> WHAT IS EXPECTED: In the listing below, locate the line containing "Reshape so each"; reproduce that line and all lines that follow it, unchanged.

> RECORDED DATA:
__________

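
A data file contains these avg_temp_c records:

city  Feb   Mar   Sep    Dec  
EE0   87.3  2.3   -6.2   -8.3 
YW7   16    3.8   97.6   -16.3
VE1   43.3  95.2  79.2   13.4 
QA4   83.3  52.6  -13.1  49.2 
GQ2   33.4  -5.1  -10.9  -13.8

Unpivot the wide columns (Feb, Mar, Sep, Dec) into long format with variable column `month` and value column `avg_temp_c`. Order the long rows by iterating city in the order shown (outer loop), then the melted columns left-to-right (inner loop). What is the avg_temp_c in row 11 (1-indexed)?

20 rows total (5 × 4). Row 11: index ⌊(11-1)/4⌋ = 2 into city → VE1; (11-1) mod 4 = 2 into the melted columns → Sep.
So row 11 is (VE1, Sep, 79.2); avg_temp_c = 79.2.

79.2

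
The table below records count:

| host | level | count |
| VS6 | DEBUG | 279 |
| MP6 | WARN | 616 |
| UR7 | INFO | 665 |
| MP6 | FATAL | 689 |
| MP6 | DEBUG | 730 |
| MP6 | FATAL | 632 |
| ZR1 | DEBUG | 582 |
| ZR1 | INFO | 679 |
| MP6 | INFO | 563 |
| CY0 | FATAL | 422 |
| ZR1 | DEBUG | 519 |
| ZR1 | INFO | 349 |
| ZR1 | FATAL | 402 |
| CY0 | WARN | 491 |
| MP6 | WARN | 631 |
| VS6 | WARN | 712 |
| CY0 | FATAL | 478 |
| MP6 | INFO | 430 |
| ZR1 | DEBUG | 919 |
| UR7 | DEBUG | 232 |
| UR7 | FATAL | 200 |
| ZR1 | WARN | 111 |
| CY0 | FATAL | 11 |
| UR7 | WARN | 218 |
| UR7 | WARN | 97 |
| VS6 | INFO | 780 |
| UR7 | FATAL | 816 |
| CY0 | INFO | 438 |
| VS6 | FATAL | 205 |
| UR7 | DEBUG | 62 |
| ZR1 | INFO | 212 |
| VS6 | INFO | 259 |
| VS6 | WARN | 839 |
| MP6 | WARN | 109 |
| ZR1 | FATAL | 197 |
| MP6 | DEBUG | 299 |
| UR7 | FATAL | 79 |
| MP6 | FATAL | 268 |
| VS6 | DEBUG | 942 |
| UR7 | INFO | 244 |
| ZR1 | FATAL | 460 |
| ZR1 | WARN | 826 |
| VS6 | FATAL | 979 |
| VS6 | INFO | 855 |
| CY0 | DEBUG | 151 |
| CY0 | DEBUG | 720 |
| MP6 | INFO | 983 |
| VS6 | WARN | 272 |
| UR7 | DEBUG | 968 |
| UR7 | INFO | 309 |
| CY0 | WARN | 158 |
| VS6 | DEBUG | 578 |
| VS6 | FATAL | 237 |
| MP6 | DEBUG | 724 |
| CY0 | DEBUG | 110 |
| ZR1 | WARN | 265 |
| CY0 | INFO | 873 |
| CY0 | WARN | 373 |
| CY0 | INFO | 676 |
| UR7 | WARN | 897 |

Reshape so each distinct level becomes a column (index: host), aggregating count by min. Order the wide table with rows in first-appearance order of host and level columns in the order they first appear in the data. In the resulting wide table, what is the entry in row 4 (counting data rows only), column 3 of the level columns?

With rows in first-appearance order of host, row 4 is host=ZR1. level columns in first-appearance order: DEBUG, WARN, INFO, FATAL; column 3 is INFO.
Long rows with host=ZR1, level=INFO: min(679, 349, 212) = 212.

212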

__________

> SOLUTION FOR THIS EXERCISE:
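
Reshape so each distinct level becomes a column (index: host), aggregating count by min. Order the wide table with rows in first-appearance order of host and level columns in the order they first appear in the data. In the resulting wide table, what is the entry in row 4 (counting data rows only), column 3 of the level columns?

With rows in first-appearance order of host, row 4 is host=ZR1. level columns in first-appearance order: DEBUG, WARN, INFO, FATAL; column 3 is INFO.
Long rows with host=ZR1, level=INFO: min(679, 349, 212) = 212.

212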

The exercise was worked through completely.